TASK ITEM
Look through the lines below; wherever the word "polyline" appears, copy that line.

Data extracted from a collection
↓↓↓

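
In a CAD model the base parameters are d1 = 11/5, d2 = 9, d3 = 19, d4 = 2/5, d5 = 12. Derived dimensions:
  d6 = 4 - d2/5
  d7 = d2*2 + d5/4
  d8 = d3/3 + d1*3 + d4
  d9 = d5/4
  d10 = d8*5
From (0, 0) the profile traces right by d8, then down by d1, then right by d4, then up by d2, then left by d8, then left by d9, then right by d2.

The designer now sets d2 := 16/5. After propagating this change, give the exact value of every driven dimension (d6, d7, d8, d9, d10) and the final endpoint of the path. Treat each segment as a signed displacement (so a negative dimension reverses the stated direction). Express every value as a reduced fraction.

d6 = 84/25
d7 = 47/5
d8 = 40/3
d9 = 3
d10 = 200/3
endpoint = (3/5, 1)

Apply edit: d2 := 16/5
  d6 = 4 - d2/5 = 84/25
  d7 = d2*2 + d5/4 = 47/5
  d8 = d3/3 + d1*3 + d4 = 40/3
  d9 = d5/4 = 3
  d10 = d8*5 = 200/3
Walk from origin (0, 0):
  seg 1: right by d8 = 40/3 → (40/3, 0)
  seg 2: down by d1 = 11/5 → (40/3, -11/5)
  seg 3: right by d4 = 2/5 → (206/15, -11/5)
  seg 4: up by d2 = 16/5 → (206/15, 1)
  seg 5: left by d8 = 40/3 → (2/5, 1)
  seg 6: left by d9 = 3 → (-13/5, 1)
  seg 7: right by d2 = 16/5 → (3/5, 1)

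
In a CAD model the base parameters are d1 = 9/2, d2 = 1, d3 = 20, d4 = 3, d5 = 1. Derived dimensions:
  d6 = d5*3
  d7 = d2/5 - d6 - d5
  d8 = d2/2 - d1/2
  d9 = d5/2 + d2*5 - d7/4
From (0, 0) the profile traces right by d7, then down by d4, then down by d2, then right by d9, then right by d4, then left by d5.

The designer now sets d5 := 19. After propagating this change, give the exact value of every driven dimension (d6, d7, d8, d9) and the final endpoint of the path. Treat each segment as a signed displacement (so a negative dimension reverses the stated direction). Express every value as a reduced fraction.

Apply edit: d5 := 19
  d6 = d5*3 = 57
  d7 = d2/5 - d6 - d5 = -379/5
  d8 = d2/2 - d1/2 = -7/4
  d9 = d5/2 + d2*5 - d7/4 = 669/20
Walk from origin (0, 0):
  seg 1: right by d7 = -379/5 → (-379/5, 0)
  seg 2: down by d4 = 3 → (-379/5, -3)
  seg 3: down by d2 = 1 → (-379/5, -4)
  seg 4: right by d9 = 669/20 → (-847/20, -4)
  seg 5: right by d4 = 3 → (-787/20, -4)
  seg 6: left by d5 = 19 → (-1167/20, -4)

d6 = 57
d7 = -379/5
d8 = -7/4
d9 = 669/20
endpoint = (-1167/20, -4)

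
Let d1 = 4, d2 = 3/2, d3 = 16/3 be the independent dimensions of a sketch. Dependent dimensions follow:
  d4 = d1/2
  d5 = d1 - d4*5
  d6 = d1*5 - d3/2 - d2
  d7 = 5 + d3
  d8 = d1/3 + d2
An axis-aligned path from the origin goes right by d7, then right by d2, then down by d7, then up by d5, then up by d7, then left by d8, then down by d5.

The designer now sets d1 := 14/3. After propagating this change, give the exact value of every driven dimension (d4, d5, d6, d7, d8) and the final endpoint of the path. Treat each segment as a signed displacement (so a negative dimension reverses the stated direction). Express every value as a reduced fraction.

Apply edit: d1 := 14/3
  d4 = d1/2 = 7/3
  d5 = d1 - d4*5 = -7
  d6 = d1*5 - d3/2 - d2 = 115/6
  d7 = 5 + d3 = 31/3
  d8 = d1/3 + d2 = 55/18
Walk from origin (0, 0):
  seg 1: right by d7 = 31/3 → (31/3, 0)
  seg 2: right by d2 = 3/2 → (71/6, 0)
  seg 3: down by d7 = 31/3 → (71/6, -31/3)
  seg 4: up by d5 = -7 → (71/6, -52/3)
  seg 5: up by d7 = 31/3 → (71/6, -7)
  seg 6: left by d8 = 55/18 → (79/9, -7)
  seg 7: down by d5 = -7 → (79/9, 0)

d4 = 7/3
d5 = -7
d6 = 115/6
d7 = 31/3
d8 = 55/18
endpoint = (79/9, 0)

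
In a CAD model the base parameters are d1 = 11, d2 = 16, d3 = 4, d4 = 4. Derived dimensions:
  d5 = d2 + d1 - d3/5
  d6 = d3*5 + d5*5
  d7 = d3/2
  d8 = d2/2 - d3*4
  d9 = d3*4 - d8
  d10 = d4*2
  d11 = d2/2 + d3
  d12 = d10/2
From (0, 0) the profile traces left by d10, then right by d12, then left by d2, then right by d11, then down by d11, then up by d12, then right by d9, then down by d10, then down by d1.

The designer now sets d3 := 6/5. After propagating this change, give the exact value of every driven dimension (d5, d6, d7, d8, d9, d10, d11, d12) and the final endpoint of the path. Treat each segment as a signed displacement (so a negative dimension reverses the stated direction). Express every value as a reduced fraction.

Apply edit: d3 := 6/5
  d5 = d2 + d1 - d3/5 = 669/25
  d6 = d3*5 + d5*5 = 699/5
  d7 = d3/2 = 3/5
  d8 = d2/2 - d3*4 = 16/5
  d9 = d3*4 - d8 = 8/5
  d10 = d4*2 = 8
  d11 = d2/2 + d3 = 46/5
  d12 = d10/2 = 4
Walk from origin (0, 0):
  seg 1: left by d10 = 8 → (-8, 0)
  seg 2: right by d12 = 4 → (-4, 0)
  seg 3: left by d2 = 16 → (-20, 0)
  seg 4: right by d11 = 46/5 → (-54/5, 0)
  seg 5: down by d11 = 46/5 → (-54/5, -46/5)
  seg 6: up by d12 = 4 → (-54/5, -26/5)
  seg 7: right by d9 = 8/5 → (-46/5, -26/5)
  seg 8: down by d10 = 8 → (-46/5, -66/5)
  seg 9: down by d1 = 11 → (-46/5, -121/5)

d5 = 669/25
d6 = 699/5
d7 = 3/5
d8 = 16/5
d9 = 8/5
d10 = 8
d11 = 46/5
d12 = 4
endpoint = (-46/5, -121/5)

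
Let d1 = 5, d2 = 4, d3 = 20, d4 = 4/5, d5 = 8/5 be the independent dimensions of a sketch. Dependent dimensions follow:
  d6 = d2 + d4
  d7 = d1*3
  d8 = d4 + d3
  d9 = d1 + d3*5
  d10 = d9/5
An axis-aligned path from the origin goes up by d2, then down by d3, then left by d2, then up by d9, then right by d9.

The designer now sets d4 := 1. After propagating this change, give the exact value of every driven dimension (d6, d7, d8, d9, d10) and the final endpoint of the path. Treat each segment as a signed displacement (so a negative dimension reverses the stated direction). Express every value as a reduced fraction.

d6 = 5
d7 = 15
d8 = 21
d9 = 105
d10 = 21
endpoint = (101, 89)

Apply edit: d4 := 1
  d6 = d2 + d4 = 5
  d7 = d1*3 = 15
  d8 = d4 + d3 = 21
  d9 = d1 + d3*5 = 105
  d10 = d9/5 = 21
Walk from origin (0, 0):
  seg 1: up by d2 = 4 → (0, 4)
  seg 2: down by d3 = 20 → (0, -16)
  seg 3: left by d2 = 4 → (-4, -16)
  seg 4: up by d9 = 105 → (-4, 89)
  seg 5: right by d9 = 105 → (101, 89)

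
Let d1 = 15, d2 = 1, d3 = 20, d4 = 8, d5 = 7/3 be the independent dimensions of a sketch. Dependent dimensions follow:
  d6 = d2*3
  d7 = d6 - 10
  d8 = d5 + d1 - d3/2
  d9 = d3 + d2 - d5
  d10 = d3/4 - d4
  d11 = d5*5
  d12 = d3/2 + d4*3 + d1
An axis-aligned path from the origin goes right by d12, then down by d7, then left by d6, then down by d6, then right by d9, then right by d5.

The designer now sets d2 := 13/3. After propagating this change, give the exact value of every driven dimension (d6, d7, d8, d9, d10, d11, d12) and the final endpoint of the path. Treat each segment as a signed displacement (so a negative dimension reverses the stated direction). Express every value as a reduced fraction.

d6 = 13
d7 = 3
d8 = 22/3
d9 = 22
d10 = -3
d11 = 35/3
d12 = 49
endpoint = (181/3, -16)

Apply edit: d2 := 13/3
  d6 = d2*3 = 13
  d7 = d6 - 10 = 3
  d8 = d5 + d1 - d3/2 = 22/3
  d9 = d3 + d2 - d5 = 22
  d10 = d3/4 - d4 = -3
  d11 = d5*5 = 35/3
  d12 = d3/2 + d4*3 + d1 = 49
Walk from origin (0, 0):
  seg 1: right by d12 = 49 → (49, 0)
  seg 2: down by d7 = 3 → (49, -3)
  seg 3: left by d6 = 13 → (36, -3)
  seg 4: down by d6 = 13 → (36, -16)
  seg 5: right by d9 = 22 → (58, -16)
  seg 6: right by d5 = 7/3 → (181/3, -16)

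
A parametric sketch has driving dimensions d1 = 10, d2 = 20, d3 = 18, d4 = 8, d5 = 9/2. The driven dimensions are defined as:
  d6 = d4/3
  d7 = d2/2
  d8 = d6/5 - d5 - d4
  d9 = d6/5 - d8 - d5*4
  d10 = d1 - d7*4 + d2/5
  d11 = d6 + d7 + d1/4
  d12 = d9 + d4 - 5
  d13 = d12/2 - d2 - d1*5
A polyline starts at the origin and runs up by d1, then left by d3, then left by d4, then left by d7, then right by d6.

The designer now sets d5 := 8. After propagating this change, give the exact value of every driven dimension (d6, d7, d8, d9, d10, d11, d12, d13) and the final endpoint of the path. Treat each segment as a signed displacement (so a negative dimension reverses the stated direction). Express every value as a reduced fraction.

Apply edit: d5 := 8
  d6 = d4/3 = 8/3
  d7 = d2/2 = 10
  d8 = d6/5 - d5 - d4 = -232/15
  d9 = d6/5 - d8 - d5*4 = -16
  d10 = d1 - d7*4 + d2/5 = -26
  d11 = d6 + d7 + d1/4 = 91/6
  d12 = d9 + d4 - 5 = -13
  d13 = d12/2 - d2 - d1*5 = -153/2
Walk from origin (0, 0):
  seg 1: up by d1 = 10 → (0, 10)
  seg 2: left by d3 = 18 → (-18, 10)
  seg 3: left by d4 = 8 → (-26, 10)
  seg 4: left by d7 = 10 → (-36, 10)
  seg 5: right by d6 = 8/3 → (-100/3, 10)

d6 = 8/3
d7 = 10
d8 = -232/15
d9 = -16
d10 = -26
d11 = 91/6
d12 = -13
d13 = -153/2
endpoint = (-100/3, 10)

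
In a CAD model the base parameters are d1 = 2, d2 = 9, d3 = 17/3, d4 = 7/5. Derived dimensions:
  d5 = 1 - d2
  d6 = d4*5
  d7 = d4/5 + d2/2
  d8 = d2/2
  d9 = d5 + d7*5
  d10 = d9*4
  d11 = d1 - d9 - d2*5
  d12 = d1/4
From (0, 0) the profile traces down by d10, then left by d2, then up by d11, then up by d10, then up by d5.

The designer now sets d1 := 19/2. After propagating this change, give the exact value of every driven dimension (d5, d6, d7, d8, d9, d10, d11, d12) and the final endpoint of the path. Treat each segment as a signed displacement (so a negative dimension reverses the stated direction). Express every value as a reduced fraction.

d5 = -8
d6 = 7
d7 = 239/50
d8 = 9/2
d9 = 159/10
d10 = 318/5
d11 = -257/5
d12 = 19/8
endpoint = (-9, -297/5)

Apply edit: d1 := 19/2
  d5 = 1 - d2 = -8
  d6 = d4*5 = 7
  d7 = d4/5 + d2/2 = 239/50
  d8 = d2/2 = 9/2
  d9 = d5 + d7*5 = 159/10
  d10 = d9*4 = 318/5
  d11 = d1 - d9 - d2*5 = -257/5
  d12 = d1/4 = 19/8
Walk from origin (0, 0):
  seg 1: down by d10 = 318/5 → (0, -318/5)
  seg 2: left by d2 = 9 → (-9, -318/5)
  seg 3: up by d11 = -257/5 → (-9, -115)
  seg 4: up by d10 = 318/5 → (-9, -257/5)
  seg 5: up by d5 = -8 → (-9, -297/5)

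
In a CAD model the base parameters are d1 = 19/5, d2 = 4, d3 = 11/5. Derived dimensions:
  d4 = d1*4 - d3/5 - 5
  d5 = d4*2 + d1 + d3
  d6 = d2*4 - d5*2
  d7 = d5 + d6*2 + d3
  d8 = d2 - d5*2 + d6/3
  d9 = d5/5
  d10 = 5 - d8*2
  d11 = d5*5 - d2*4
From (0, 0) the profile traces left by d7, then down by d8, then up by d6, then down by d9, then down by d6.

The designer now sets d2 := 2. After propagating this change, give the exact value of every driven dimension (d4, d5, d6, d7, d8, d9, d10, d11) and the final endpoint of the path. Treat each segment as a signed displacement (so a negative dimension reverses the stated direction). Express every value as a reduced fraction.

Apply edit: d2 := 2
  d4 = d1*4 - d3/5 - 5 = 244/25
  d5 = d4*2 + d1 + d3 = 638/25
  d6 = d2*4 - d5*2 = -1076/25
  d7 = d5 + d6*2 + d3 = -1459/25
  d8 = d2 - d5*2 + d6/3 = -4754/75
  d9 = d5/5 = 638/125
  d10 = 5 - d8*2 = 9883/75
  d11 = d5*5 - d2*4 = 598/5
Walk from origin (0, 0):
  seg 1: left by d7 = -1459/25 → (1459/25, 0)
  seg 2: down by d8 = -4754/75 → (1459/25, 4754/75)
  seg 3: up by d6 = -1076/25 → (1459/25, 1526/75)
  seg 4: down by d9 = 638/125 → (1459/25, 5716/375)
  seg 5: down by d6 = -1076/25 → (1459/25, 21856/375)

d4 = 244/25
d5 = 638/25
d6 = -1076/25
d7 = -1459/25
d8 = -4754/75
d9 = 638/125
d10 = 9883/75
d11 = 598/5
endpoint = (1459/25, 21856/375)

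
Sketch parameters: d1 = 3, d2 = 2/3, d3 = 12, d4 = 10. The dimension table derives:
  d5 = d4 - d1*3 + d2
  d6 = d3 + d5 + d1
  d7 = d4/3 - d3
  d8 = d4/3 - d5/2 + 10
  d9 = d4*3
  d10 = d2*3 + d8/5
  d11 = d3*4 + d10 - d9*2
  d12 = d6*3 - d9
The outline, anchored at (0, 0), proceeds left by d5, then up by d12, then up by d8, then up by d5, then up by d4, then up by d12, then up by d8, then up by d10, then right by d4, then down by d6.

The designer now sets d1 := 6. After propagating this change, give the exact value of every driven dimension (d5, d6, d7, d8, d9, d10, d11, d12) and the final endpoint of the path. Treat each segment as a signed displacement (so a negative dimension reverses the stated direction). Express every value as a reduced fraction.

Apply edit: d1 := 6
  d5 = d4 - d1*3 + d2 = -22/3
  d6 = d3 + d5 + d1 = 32/3
  d7 = d4/3 - d3 = -26/3
  d8 = d4/3 - d5/2 + 10 = 17
  d9 = d4*3 = 30
  d10 = d2*3 + d8/5 = 27/5
  d11 = d3*4 + d10 - d9*2 = -33/5
  d12 = d6*3 - d9 = 2
Walk from origin (0, 0):
  seg 1: left by d5 = -22/3 → (22/3, 0)
  seg 2: up by d12 = 2 → (22/3, 2)
  seg 3: up by d8 = 17 → (22/3, 19)
  seg 4: up by d5 = -22/3 → (22/3, 35/3)
  seg 5: up by d4 = 10 → (22/3, 65/3)
  seg 6: up by d12 = 2 → (22/3, 71/3)
  seg 7: up by d8 = 17 → (22/3, 122/3)
  seg 8: up by d10 = 27/5 → (22/3, 691/15)
  seg 9: right by d4 = 10 → (52/3, 691/15)
  seg 10: down by d6 = 32/3 → (52/3, 177/5)

d5 = -22/3
d6 = 32/3
d7 = -26/3
d8 = 17
d9 = 30
d10 = 27/5
d11 = -33/5
d12 = 2
endpoint = (52/3, 177/5)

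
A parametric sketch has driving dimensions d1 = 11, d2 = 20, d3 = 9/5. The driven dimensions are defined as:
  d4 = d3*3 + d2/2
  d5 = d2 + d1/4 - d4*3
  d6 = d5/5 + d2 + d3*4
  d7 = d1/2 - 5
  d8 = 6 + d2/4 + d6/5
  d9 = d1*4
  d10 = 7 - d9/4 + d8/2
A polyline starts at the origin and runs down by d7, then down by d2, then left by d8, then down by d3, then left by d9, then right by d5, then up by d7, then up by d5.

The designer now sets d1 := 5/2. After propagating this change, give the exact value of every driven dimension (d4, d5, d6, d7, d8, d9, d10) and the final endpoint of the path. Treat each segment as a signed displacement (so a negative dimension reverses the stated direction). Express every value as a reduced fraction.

d4 = 77/5
d5 = -1023/40
d6 = 4417/200
d7 = -15/4
d8 = 15417/1000
d9 = 10
d10 = 24417/2000
endpoint = (-6374/125, -379/8)

Apply edit: d1 := 5/2
  d4 = d3*3 + d2/2 = 77/5
  d5 = d2 + d1/4 - d4*3 = -1023/40
  d6 = d5/5 + d2 + d3*4 = 4417/200
  d7 = d1/2 - 5 = -15/4
  d8 = 6 + d2/4 + d6/5 = 15417/1000
  d9 = d1*4 = 10
  d10 = 7 - d9/4 + d8/2 = 24417/2000
Walk from origin (0, 0):
  seg 1: down by d7 = -15/4 → (0, 15/4)
  seg 2: down by d2 = 20 → (0, -65/4)
  seg 3: left by d8 = 15417/1000 → (-15417/1000, -65/4)
  seg 4: down by d3 = 9/5 → (-15417/1000, -361/20)
  seg 5: left by d9 = 10 → (-25417/1000, -361/20)
  seg 6: right by d5 = -1023/40 → (-6374/125, -361/20)
  seg 7: up by d7 = -15/4 → (-6374/125, -109/5)
  seg 8: up by d5 = -1023/40 → (-6374/125, -379/8)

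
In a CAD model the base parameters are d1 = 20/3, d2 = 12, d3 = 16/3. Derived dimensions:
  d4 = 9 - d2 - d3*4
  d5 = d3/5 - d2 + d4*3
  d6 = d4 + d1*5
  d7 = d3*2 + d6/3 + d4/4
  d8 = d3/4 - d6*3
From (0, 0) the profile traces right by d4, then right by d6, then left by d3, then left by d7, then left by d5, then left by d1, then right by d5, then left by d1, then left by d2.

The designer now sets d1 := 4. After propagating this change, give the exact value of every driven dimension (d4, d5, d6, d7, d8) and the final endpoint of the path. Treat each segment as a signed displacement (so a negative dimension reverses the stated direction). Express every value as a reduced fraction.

d4 = -73/3
d5 = -1259/15
d6 = -13/3
d7 = 113/36
d8 = 43/3
endpoint = (-2057/36, 0)

Apply edit: d1 := 4
  d4 = 9 - d2 - d3*4 = -73/3
  d5 = d3/5 - d2 + d4*3 = -1259/15
  d6 = d4 + d1*5 = -13/3
  d7 = d3*2 + d6/3 + d4/4 = 113/36
  d8 = d3/4 - d6*3 = 43/3
Walk from origin (0, 0):
  seg 1: right by d4 = -73/3 → (-73/3, 0)
  seg 2: right by d6 = -13/3 → (-86/3, 0)
  seg 3: left by d3 = 16/3 → (-34, 0)
  seg 4: left by d7 = 113/36 → (-1337/36, 0)
  seg 5: left by d5 = -1259/15 → (8423/180, 0)
  seg 6: left by d1 = 4 → (7703/180, 0)
  seg 7: right by d5 = -1259/15 → (-1481/36, 0)
  seg 8: left by d1 = 4 → (-1625/36, 0)
  seg 9: left by d2 = 12 → (-2057/36, 0)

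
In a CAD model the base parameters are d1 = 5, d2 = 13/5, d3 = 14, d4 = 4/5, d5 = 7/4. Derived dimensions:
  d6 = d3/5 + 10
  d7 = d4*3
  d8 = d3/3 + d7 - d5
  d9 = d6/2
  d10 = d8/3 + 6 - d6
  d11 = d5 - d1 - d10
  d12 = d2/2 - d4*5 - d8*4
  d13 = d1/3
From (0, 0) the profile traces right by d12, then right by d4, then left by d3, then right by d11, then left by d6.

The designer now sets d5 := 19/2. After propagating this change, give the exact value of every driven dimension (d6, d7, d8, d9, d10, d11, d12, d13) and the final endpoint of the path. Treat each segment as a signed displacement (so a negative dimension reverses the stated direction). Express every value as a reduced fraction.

d6 = 64/5
d7 = 12/5
d8 = -73/30
d9 = 32/5
d10 = -137/18
d11 = 109/9
d12 = 211/30
d13 = 5/3
endpoint = (-617/90, 0)

Apply edit: d5 := 19/2
  d6 = d3/5 + 10 = 64/5
  d7 = d4*3 = 12/5
  d8 = d3/3 + d7 - d5 = -73/30
  d9 = d6/2 = 32/5
  d10 = d8/3 + 6 - d6 = -137/18
  d11 = d5 - d1 - d10 = 109/9
  d12 = d2/2 - d4*5 - d8*4 = 211/30
  d13 = d1/3 = 5/3
Walk from origin (0, 0):
  seg 1: right by d12 = 211/30 → (211/30, 0)
  seg 2: right by d4 = 4/5 → (47/6, 0)
  seg 3: left by d3 = 14 → (-37/6, 0)
  seg 4: right by d11 = 109/9 → (107/18, 0)
  seg 5: left by d6 = 64/5 → (-617/90, 0)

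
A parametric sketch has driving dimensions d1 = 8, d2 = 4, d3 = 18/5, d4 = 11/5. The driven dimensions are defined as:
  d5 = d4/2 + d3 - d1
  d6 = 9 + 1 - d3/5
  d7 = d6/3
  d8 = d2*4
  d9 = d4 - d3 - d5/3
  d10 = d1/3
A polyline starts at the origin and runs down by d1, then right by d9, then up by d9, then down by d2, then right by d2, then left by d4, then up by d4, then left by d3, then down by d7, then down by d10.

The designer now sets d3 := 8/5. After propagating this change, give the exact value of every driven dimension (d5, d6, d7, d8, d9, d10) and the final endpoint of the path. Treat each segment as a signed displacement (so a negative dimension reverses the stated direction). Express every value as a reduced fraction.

Apply edit: d3 := 8/5
  d5 = d4/2 + d3 - d1 = -53/10
  d6 = 9 + 1 - d3/5 = 242/25
  d7 = d6/3 = 242/75
  d8 = d2*4 = 16
  d9 = d4 - d3 - d5/3 = 71/30
  d10 = d1/3 = 8/3
Walk from origin (0, 0):
  seg 1: down by d1 = 8 → (0, -8)
  seg 2: right by d9 = 71/30 → (71/30, -8)
  seg 3: up by d9 = 71/30 → (71/30, -169/30)
  seg 4: down by d2 = 4 → (71/30, -289/30)
  seg 5: right by d2 = 4 → (191/30, -289/30)
  seg 6: left by d4 = 11/5 → (25/6, -289/30)
  seg 7: up by d4 = 11/5 → (25/6, -223/30)
  seg 8: left by d3 = 8/5 → (77/30, -223/30)
  seg 9: down by d7 = 242/75 → (77/30, -533/50)
  seg 10: down by d10 = 8/3 → (77/30, -1999/150)

d5 = -53/10
d6 = 242/25
d7 = 242/75
d8 = 16
d9 = 71/30
d10 = 8/3
endpoint = (77/30, -1999/150)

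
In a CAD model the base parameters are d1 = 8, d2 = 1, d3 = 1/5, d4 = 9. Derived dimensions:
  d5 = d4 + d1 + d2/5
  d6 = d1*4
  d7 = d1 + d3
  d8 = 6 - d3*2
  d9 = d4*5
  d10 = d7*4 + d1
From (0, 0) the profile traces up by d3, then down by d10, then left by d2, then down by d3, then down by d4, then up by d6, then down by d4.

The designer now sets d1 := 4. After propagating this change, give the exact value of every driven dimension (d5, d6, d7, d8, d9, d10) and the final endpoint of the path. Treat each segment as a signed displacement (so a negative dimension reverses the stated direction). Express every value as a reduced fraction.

d5 = 66/5
d6 = 16
d7 = 21/5
d8 = 28/5
d9 = 45
d10 = 104/5
endpoint = (-1, -114/5)

Apply edit: d1 := 4
  d5 = d4 + d1 + d2/5 = 66/5
  d6 = d1*4 = 16
  d7 = d1 + d3 = 21/5
  d8 = 6 - d3*2 = 28/5
  d9 = d4*5 = 45
  d10 = d7*4 + d1 = 104/5
Walk from origin (0, 0):
  seg 1: up by d3 = 1/5 → (0, 1/5)
  seg 2: down by d10 = 104/5 → (0, -103/5)
  seg 3: left by d2 = 1 → (-1, -103/5)
  seg 4: down by d3 = 1/5 → (-1, -104/5)
  seg 5: down by d4 = 9 → (-1, -149/5)
  seg 6: up by d6 = 16 → (-1, -69/5)
  seg 7: down by d4 = 9 → (-1, -114/5)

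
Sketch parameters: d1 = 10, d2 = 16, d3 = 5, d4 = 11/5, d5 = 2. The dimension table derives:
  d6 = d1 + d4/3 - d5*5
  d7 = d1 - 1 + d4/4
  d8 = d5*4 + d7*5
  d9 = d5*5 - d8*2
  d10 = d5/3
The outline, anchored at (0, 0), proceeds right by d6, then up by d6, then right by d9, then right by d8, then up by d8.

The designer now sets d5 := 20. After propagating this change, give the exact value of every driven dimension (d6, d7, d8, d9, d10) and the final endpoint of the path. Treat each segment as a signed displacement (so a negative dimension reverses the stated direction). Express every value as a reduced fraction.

d6 = -1339/15
d7 = 191/20
d8 = 511/4
d9 = -311/2
d10 = 20/3
endpoint = (-7021/60, 2309/60)

Apply edit: d5 := 20
  d6 = d1 + d4/3 - d5*5 = -1339/15
  d7 = d1 - 1 + d4/4 = 191/20
  d8 = d5*4 + d7*5 = 511/4
  d9 = d5*5 - d8*2 = -311/2
  d10 = d5/3 = 20/3
Walk from origin (0, 0):
  seg 1: right by d6 = -1339/15 → (-1339/15, 0)
  seg 2: up by d6 = -1339/15 → (-1339/15, -1339/15)
  seg 3: right by d9 = -311/2 → (-7343/30, -1339/15)
  seg 4: right by d8 = 511/4 → (-7021/60, -1339/15)
  seg 5: up by d8 = 511/4 → (-7021/60, 2309/60)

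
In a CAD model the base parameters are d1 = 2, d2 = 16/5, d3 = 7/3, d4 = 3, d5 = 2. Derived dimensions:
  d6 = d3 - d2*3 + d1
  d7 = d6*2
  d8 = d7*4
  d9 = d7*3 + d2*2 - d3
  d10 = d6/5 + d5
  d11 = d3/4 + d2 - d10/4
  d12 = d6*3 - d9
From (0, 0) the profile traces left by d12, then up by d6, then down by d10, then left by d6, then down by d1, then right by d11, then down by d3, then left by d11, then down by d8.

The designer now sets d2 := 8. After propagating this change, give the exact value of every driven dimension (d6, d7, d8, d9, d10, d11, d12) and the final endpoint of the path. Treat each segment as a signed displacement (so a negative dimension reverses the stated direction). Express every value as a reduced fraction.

d6 = -59/3
d7 = -118/3
d8 = -472/3
d9 = -313/3
d10 = -29/15
d11 = 136/15
d12 = 136/3
endpoint = (-77/3, 2029/15)

Apply edit: d2 := 8
  d6 = d3 - d2*3 + d1 = -59/3
  d7 = d6*2 = -118/3
  d8 = d7*4 = -472/3
  d9 = d7*3 + d2*2 - d3 = -313/3
  d10 = d6/5 + d5 = -29/15
  d11 = d3/4 + d2 - d10/4 = 136/15
  d12 = d6*3 - d9 = 136/3
Walk from origin (0, 0):
  seg 1: left by d12 = 136/3 → (-136/3, 0)
  seg 2: up by d6 = -59/3 → (-136/3, -59/3)
  seg 3: down by d10 = -29/15 → (-136/3, -266/15)
  seg 4: left by d6 = -59/3 → (-77/3, -266/15)
  seg 5: down by d1 = 2 → (-77/3, -296/15)
  seg 6: right by d11 = 136/15 → (-83/5, -296/15)
  seg 7: down by d3 = 7/3 → (-83/5, -331/15)
  seg 8: left by d11 = 136/15 → (-77/3, -331/15)
  seg 9: down by d8 = -472/3 → (-77/3, 2029/15)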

↑↑↑

THE COMPLETED TASK
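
A polyline starts at the origin and runs up by d1, then left by d3, then left by d4, then left by d7, then right by d6.
A polyline starts at the origin and runs down by d7, then down by d2, then left by d8, then down by d3, then left by d9, then right by d5, then up by d7, then up by d5.
A polyline starts at the origin and runs down by d1, then right by d9, then up by d9, then down by d2, then right by d2, then left by d4, then up by d4, then left by d3, then down by d7, then down by d10.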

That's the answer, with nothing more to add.